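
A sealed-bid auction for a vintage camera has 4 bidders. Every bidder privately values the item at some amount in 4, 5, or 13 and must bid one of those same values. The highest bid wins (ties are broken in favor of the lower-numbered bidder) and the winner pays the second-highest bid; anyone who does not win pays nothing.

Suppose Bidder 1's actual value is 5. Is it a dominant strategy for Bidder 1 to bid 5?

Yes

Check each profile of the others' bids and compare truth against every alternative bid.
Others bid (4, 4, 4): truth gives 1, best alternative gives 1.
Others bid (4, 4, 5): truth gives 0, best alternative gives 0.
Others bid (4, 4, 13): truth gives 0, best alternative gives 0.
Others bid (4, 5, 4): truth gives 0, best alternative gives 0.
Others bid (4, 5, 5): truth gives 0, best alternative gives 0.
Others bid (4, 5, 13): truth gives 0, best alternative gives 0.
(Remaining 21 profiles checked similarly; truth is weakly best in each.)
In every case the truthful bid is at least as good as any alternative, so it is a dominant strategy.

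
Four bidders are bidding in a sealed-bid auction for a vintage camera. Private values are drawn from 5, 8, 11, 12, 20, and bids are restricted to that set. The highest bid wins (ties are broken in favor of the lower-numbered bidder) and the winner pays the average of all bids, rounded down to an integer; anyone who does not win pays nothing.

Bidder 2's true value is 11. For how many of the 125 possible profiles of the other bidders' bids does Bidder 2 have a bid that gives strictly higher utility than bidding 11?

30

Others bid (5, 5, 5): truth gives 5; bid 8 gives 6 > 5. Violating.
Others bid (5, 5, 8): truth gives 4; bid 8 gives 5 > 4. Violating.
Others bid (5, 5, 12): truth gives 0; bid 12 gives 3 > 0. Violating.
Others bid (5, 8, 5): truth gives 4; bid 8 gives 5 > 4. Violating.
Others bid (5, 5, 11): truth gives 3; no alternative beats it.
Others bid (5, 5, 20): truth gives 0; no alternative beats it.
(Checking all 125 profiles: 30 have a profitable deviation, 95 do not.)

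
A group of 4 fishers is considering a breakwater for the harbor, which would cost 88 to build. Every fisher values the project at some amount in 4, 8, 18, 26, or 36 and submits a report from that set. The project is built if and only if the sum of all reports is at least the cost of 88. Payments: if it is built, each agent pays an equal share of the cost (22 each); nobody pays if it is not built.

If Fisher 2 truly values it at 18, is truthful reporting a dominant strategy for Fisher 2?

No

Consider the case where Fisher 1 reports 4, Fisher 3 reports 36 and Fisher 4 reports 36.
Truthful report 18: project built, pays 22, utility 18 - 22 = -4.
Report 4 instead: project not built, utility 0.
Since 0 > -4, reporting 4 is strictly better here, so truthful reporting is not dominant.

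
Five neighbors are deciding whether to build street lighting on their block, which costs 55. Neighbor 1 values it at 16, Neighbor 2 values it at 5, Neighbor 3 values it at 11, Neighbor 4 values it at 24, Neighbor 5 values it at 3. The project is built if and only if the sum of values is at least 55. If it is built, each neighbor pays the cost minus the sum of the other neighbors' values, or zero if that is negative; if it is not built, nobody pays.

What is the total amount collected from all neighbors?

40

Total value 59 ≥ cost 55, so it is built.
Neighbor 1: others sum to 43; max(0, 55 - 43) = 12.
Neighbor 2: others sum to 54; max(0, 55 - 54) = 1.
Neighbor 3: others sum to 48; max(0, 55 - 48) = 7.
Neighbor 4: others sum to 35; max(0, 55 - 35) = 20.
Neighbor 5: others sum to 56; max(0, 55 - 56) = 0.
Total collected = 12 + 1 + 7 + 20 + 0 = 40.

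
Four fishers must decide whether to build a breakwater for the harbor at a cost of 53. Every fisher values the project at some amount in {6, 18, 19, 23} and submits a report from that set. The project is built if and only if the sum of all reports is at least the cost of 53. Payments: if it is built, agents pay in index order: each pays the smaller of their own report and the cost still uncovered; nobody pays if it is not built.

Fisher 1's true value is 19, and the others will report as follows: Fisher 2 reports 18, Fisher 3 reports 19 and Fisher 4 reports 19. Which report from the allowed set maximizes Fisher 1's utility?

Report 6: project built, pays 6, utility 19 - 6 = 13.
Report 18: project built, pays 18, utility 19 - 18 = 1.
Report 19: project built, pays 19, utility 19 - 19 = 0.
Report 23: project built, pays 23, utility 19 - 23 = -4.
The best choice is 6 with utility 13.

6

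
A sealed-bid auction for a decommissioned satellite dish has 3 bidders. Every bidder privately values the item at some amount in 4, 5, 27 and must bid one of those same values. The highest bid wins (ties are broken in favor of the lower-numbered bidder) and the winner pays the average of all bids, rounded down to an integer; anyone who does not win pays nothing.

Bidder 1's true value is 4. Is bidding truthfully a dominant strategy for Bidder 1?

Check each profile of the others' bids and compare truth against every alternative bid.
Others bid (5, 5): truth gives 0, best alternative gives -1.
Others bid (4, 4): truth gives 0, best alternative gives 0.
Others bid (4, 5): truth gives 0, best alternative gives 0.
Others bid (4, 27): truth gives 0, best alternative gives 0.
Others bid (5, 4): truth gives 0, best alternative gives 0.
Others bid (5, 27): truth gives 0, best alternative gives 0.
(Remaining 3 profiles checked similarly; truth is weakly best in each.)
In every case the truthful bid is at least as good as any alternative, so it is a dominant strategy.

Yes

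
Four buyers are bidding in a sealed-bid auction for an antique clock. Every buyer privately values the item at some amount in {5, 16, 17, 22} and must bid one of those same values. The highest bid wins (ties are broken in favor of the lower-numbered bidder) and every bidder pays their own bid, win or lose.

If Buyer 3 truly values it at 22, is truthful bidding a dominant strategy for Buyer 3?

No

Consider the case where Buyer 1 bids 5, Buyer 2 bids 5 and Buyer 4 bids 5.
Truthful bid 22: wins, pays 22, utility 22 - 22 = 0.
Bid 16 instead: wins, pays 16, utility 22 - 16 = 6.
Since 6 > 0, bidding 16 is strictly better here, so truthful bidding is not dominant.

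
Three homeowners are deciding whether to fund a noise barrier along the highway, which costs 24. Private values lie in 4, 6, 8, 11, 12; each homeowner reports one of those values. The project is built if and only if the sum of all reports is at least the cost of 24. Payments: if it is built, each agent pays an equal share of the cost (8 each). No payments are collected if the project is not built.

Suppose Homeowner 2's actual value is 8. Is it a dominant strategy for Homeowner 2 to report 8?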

TASK: Search the records for the string "integer" and return every line in which it occurs.

EXPECTED ANSWER:
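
Four bidders are bidding in a sealed-bid auction for a vintage camera. Private values are drawn from 5, 8, 11, 12, 20, and bids are restricted to that set. The highest bid wins (ties are broken in favor of the lower-numbered bidder) and the winner pays the average of all bids, rounded down to an integer; anyone who does not win pays nothing.
A sealed-bid auction for a decommissioned satellite dish has 3 bidders. Every bidder privately values the item at some amount in 4, 5, 27 and must bid one of those same values. The highest bid wins (ties are broken in favor of the lower-numbered bidder) and the winner pays the average of all bids, rounded down to an integer; anyone who does not win pays nothing.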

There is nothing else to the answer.